◆ **WORK INSTRUCTIONS**: Below are records; please give the number of their lines that contain the string "certified", and only that number.

[Records from a dataset]
-- Opening Marker --

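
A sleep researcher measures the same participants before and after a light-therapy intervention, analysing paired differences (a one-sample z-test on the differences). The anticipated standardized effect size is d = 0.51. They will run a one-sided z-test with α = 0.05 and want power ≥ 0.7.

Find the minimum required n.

n = 19

Set Φ(δ − 1.645) = 0.7; then δ − 1.645 = Φ⁻¹(0.7) = 0.524, giving δ = 2.169.
δ = d·√n ⇒ n = (δ/d)² = (2.169 / 0.51)² = 18.09.
Rounding up, n = 19.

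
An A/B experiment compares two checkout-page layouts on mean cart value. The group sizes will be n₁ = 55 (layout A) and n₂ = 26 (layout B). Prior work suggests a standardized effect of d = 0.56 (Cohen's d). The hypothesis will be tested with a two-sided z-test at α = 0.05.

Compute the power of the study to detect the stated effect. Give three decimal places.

Power ≈ 0.653

Noncentrality parameter: δ = d / √(1/n₁ + 1/n₂) = 0.56 / √(1/55 + 1/26) = 2.3530
Critical value for a two-sided test at α = 0.05: z_{α/2} = 1.960.
Power = Φ(δ − 1.960) + Φ(−δ − 1.960) = Φ(0.393) + Φ(-4.313) = 0.6528 + 0.0000 = 0.6528.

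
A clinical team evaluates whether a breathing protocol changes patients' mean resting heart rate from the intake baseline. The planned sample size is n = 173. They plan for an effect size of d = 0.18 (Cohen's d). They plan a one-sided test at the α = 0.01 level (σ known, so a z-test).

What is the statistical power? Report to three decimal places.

Noncentrality parameter: δ = d·√n = 0.18 × √173 = 2.3675
One-sided α = 0.01 → critical value z_{0.01} = 2.326.
Power = P(Z > 2.326 − δ) = Φ(0.041) = 0.5164.

Power ≈ 0.516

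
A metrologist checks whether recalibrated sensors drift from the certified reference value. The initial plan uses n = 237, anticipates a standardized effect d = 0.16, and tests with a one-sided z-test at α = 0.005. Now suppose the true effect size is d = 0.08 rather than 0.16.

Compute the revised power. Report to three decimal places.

Power ≈ 0.089

With d = 0.08: δ = d·√n = 0.08 × √237 = 1.2316. Critical value z_{0.005} = 2.576.
Revised power = P(Z > 2.576 − δ) = Φ(-1.344) = 0.0894.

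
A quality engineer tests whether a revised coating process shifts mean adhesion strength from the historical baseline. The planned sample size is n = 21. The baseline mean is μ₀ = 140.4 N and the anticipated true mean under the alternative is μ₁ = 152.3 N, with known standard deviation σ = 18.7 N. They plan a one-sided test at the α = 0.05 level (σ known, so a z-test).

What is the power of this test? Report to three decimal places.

Power ≈ 0.898

Standardized effect: d = |μ₁ − μ₀| / σ = |152.3 − 140.4| / 18.7 = 0.6364
Noncentrality parameter: δ = d·√n = 0.6364 × √21 = 2.9162
Critical value for a one-sided test at α = 0.05: z_α = 1.645.
Power = Φ(δ − 1.645) = Φ(1.271) = 0.8982.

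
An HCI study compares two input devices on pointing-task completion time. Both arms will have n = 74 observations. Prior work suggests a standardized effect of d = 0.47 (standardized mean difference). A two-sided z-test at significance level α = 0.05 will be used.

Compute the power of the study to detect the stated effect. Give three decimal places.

Power ≈ 0.816

Noncentrality parameter: δ = d·√(n/2) = 0.47 × √(74/2) = 2.8589
Critical value for a two-sided test at α = 0.05: z_{α/2} = 1.960.
Power = Φ(δ − 1.960) + Φ(−δ − 1.960) = Φ(0.899) + Φ(-4.819) = 0.8157 + 0.0000 = 0.8157.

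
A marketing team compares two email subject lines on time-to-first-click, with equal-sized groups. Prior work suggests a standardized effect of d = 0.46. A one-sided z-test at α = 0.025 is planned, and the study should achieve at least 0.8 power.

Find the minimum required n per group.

For power 0.8 need Φ(δ − z_{0.025}) = 0.8, so δ = z_{0.025} + z_{0.20} = 1.960 + 0.842 = 2.802.
δ = d·√(n/2) ⇒ n = 2(δ/d)² = 2 × (2.802 / 0.46)² = 74.19.
Rounding up, n = 75 per group.

n = 75 per group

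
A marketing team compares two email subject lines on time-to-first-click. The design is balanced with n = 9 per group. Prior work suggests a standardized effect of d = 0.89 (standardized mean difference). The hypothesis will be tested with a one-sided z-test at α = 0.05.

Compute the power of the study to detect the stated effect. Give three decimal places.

Noncentrality parameter: δ = d·√(n/2) = 0.89 × √(9/2) = 1.8880
One-sided α = 0.05 → critical value z_{0.05} = 1.645.
Power = Φ(δ − 1.645) = Φ(0.243) = 0.5960.

Power ≈ 0.596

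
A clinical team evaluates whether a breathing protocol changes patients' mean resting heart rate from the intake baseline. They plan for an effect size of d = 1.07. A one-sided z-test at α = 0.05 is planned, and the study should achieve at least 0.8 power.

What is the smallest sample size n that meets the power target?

n = 6

For power 0.8 need Φ(δ − z_{0.05}) = 0.8, so δ = z_{0.05} + z_{0.20} = 1.645 + 0.842 = 2.486.
δ = d·√n ⇒ n = (δ/d)² = (2.486 / 1.07)² = 5.40.
Round up to the next whole unit.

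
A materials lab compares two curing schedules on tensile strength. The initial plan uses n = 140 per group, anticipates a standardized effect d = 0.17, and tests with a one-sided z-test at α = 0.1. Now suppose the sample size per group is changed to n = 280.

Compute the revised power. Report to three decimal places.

Power ≈ 0.767

With n = 280 per group: δ = d·√(n/2) = 0.17 × √(280/2) = 2.0115. Critical value z_{0.1} = 1.282.
Revised power = P(Z > 1.282 − δ) = Φ(0.730) = 0.7673.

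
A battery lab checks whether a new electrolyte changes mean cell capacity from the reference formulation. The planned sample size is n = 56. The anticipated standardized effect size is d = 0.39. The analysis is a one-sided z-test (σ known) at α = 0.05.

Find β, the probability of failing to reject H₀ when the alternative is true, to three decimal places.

Noncentrality parameter: δ = d·√n = 0.39 × √56 = 2.9185
Critical value for a one-sided test at α = 0.05: z_α = 1.645.
Power = Φ(δ − 1.645) = Φ(1.274) = 0.8986.
Type II error: β = 1 − power = 1 − 0.8986 = 0.1014.

β ≈ 0.101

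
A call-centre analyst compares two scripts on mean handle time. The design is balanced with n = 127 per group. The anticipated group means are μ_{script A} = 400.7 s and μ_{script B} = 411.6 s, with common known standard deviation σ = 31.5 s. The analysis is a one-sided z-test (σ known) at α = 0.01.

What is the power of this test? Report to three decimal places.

Power ≈ 0.667

Standardized effect: d = |μ_{script A} − μ_{script B}| / σ = |400.7 − 411.6| / 31.5 = 0.3460
Noncentrality parameter: δ = d·√(n/2) = 0.3460 × √(127/2) = 2.7574
Critical value for a one-sided test at α = 0.01: z_α = 2.326.
Power = Φ(δ − 2.326) = Φ(0.431) = 0.6668.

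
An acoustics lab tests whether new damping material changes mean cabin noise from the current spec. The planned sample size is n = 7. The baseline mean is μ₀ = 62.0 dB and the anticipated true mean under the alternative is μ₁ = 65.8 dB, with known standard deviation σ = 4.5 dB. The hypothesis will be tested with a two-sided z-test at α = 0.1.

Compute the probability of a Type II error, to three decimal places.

β ≈ 0.278

Standardized effect: d = |μ₁ − μ₀| / σ = |65.8 − 62.0| / 4.5 = 0.8444
Noncentrality parameter: δ = d·√n = 0.8444 × √7 = 2.2342
Two-sided α = 0.1 → critical value z_{0.05} = 1.645.
Power = Φ(δ − 1.645) + Φ(−δ − 1.645) = Φ(0.589) + Φ(-3.879) = 0.7222 + 0.0001 = 0.7222.
Type II error: β = 1 − power = 1 − 0.7222 = 0.2778.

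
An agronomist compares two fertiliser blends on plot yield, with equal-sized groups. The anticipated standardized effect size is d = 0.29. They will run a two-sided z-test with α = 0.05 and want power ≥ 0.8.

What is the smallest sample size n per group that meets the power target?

n = 187 per group

For power 0.8 need Φ(δ − z_{0.025}) = 0.8, so δ = z_{0.025} + z_{0.20} = 1.960 + 0.842 = 2.802.
(Ignoring the negligible lower-tail rejection probability gives the usual closed-form inversion.)
δ = d·√(n/2) ⇒ n = 2(δ/d)² = 2 × (2.802 / 0.29)² = 186.66.
Rounding up, n = 187 per group.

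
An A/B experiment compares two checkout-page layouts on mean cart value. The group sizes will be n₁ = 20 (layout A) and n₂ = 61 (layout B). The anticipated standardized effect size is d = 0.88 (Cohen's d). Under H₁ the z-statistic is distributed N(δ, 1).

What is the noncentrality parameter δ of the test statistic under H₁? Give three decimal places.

The noncentrality parameter scales effect size by the design's sample-size factor: δ = d / √(1/n₁ + 1/n₂) = 0.88 / √(1/20 + 1/61) = 3.4152

δ ≈ 3.415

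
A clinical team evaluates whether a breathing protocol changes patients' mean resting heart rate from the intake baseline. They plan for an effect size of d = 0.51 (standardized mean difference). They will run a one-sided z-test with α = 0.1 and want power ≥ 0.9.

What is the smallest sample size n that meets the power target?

Set Φ(δ − 1.282) = 0.9; then δ − 1.282 = Φ⁻¹(0.9) = 1.282, giving δ = 2.563.
δ = d·√n ⇒ n = (δ/d)² = (2.563 / 0.51)² = 25.26.
Rounding up, n = 26.

n = 26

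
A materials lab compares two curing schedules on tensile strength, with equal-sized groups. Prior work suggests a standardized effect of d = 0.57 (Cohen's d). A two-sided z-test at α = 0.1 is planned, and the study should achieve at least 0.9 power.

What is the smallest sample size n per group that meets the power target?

n = 53 per group

Set Φ(δ − 1.645) = 0.9; then δ − 1.645 = Φ⁻¹(0.9) = 1.282, giving δ = 2.926.
(Ignoring the negligible lower-tail rejection probability gives the usual closed-form inversion.)
δ = d·√(n/2) ⇒ n = 2(δ/d)² = 2 × (2.926 / 0.57)² = 52.72.
Round up to the next whole unit.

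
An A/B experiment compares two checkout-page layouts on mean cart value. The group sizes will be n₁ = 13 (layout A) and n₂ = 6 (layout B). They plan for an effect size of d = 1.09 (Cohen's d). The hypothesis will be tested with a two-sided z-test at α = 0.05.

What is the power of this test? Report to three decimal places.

Power ≈ 0.598

Noncentrality parameter: δ = d / √(1/n₁ + 1/n₂) = 1.09 / √(1/13 + 1/6) = 2.2085
Two-sided α = 0.05 → critical value z_{0.025} = 1.960.
Power = Φ(δ − 1.960) + Φ(−δ − 1.960) = Φ(0.249) + Φ(-4.168) = 0.5981 + 0.0000 = 0.5982.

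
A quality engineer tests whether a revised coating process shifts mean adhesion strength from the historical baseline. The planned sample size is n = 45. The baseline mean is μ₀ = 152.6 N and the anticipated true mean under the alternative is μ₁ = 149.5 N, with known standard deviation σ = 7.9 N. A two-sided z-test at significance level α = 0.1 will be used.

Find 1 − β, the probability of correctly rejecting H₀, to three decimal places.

Standardized effect: d = |μ₁ − μ₀| / σ = |149.5 − 152.6| / 7.9 = 0.3924
Noncentrality parameter: δ = d·√n = 0.3924 × √45 = 2.6323
Critical value for a two-sided test at α = 0.1: z_{α/2} = 1.645.
Power = Φ(δ − 1.645) + Φ(−δ − 1.645) = Φ(0.987) + Φ(-4.277) = 0.8383 + 0.0000 = 0.8383.

Power ≈ 0.838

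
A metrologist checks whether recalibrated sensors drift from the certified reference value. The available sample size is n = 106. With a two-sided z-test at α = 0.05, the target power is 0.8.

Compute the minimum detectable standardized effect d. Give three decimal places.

d ≈ 0.272

Required noncentrality: δ = z_{0.025} + z_{0.20} = 1.960 + 0.842 = 2.802.
(Lower-tail contribution to power is negligible for δ > 0.)
δ = d·√n ⇒ d = δ/√n = 2.802/√106 = 0.2721.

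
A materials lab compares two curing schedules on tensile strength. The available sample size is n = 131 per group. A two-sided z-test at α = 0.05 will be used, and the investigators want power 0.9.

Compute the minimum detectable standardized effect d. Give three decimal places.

d ≈ 0.401

Required noncentrality: δ = z_{0.025} + z_{0.10} = 1.960 + 1.282 = 3.242.
(The second rejection-region term Φ(−δ − z_{α/2}) is negligible and dropped.)
δ = d·√(n/2) ⇒ d = δ/√(n/2) = 3.242/√(131/2) = 0.4005.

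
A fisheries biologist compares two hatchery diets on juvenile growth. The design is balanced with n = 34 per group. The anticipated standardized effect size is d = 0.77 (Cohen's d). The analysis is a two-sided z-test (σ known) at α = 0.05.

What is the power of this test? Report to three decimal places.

Power ≈ 0.888

Noncentrality parameter: δ = d·√(n/2) = 0.77 × √(34/2) = 3.1748
Critical value for a two-sided test at α = 0.05: z_{α/2} = 1.960.
Power = Φ(δ − 1.960) + Φ(−δ − 1.960) = Φ(1.215) + Φ(-5.135) = 0.8878 + 0.0000 = 0.8878.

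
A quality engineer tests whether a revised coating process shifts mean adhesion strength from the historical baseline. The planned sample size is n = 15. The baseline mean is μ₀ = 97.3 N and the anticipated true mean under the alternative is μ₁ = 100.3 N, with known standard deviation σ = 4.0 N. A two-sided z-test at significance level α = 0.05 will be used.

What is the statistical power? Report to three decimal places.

Power ≈ 0.828

Standardized effect: d = |μ₁ − μ₀| / σ = |100.3 − 97.3| / 4.0 = 0.7500
Noncentrality parameter: δ = d·√n = 0.7500 × √15 = 2.9047
Two-sided α = 0.05 → critical value z_{0.025} = 1.960.
Power = Φ(δ − 1.960) + Φ(−δ − 1.960) = Φ(0.945) + Φ(-4.865) = 0.8276 + 0.0000 = 0.8276.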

-- Closing Marker --

◆ **ANSWER SECTION**: 2